» RAW DATA:

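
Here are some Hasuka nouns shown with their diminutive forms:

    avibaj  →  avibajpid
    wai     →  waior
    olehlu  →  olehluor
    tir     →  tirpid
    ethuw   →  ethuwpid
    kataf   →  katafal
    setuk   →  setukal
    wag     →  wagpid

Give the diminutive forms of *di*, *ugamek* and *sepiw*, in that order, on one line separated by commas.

dior, ugamekal, sepiwpid

Looking at the final sound of each stem: -al when the stem ends in a voiceless consonant (*kataf*, *setuk*); -pid when the stem ends in a voiced consonant (*avibaj*, *tir*, *ethuw*, *wag*); -or when the stem ends in a vowel (*wai*, *olehlu*).
Since the final sound of *di* is /i/ (a vowel), it takes -or, giving *dior*.
*ugamek* — final sound /k/ (a voiceless consonant) → -al → *ugamekal*.
*sepiw*: final sound = /w/, a voiced consonant → -pid → *sepiwpid*.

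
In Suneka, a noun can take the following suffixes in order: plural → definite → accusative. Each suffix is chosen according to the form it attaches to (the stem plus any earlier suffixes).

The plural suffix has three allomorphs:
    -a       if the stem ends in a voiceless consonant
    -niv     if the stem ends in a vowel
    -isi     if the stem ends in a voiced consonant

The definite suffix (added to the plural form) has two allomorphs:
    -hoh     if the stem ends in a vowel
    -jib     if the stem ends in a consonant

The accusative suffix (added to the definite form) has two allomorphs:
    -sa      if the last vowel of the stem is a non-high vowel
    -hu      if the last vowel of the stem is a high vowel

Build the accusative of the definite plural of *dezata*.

dezatanivjibhu

Since the final sound of *dezata* is /a/ (a vowel), it takes -niv, giving *dezataniv*.
Since the final sound of the plural form *dezataniv* is /v/ (a consonant), it takes -jib, giving *dezatanivjib*.
The definite form *dezatanivjib*: last vowel = /i/, a high vowel → -hu → *dezatanivjibhu*.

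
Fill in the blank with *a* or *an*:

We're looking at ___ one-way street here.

The indefinite article is chosen by the initial *sound* of the following word, not its spelling.
*one-way* begins with the sound /wʌ/ (*one* pronounced /wʌn/) — a consonant sound.
So the article is *a*: We're looking at a one-way street here.

a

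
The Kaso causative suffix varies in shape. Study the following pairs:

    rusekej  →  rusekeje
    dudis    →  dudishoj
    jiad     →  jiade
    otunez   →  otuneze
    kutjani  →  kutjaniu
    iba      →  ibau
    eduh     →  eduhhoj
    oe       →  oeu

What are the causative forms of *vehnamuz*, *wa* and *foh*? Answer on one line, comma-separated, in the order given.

The pattern is voicing of the final sound: -hoj when the stem ends in a voiceless consonant (*dudis*, *eduh*); -e when the stem ends in a voiced consonant (*rusekej*, *jiad*, *otunez*); -u when the stem ends in a vowel (*kutjani*, *iba*, *oe*).
The final sound of *vehnamuz* is /z/, which is a voiced consonant, so the suffix is -e, giving *vehnamuze*.
Since the final sound of *wa* is /a/ (a vowel), it takes -u, giving *wau*.
The final sound of *foh* is /h/, which is a voiceless consonant, so the suffix is -hoj, giving *fohhoj*.

vehnamuze, wau, fohhoj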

» WHAT IS BEING ASKED: Search the material above for lines containing the string "added", then pull them out.

» OUTPUT BELOW:
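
The definite suffix (added to the plural form) has two allomorphs:
The accusative suffix (added to the definite form) has two allomorphs: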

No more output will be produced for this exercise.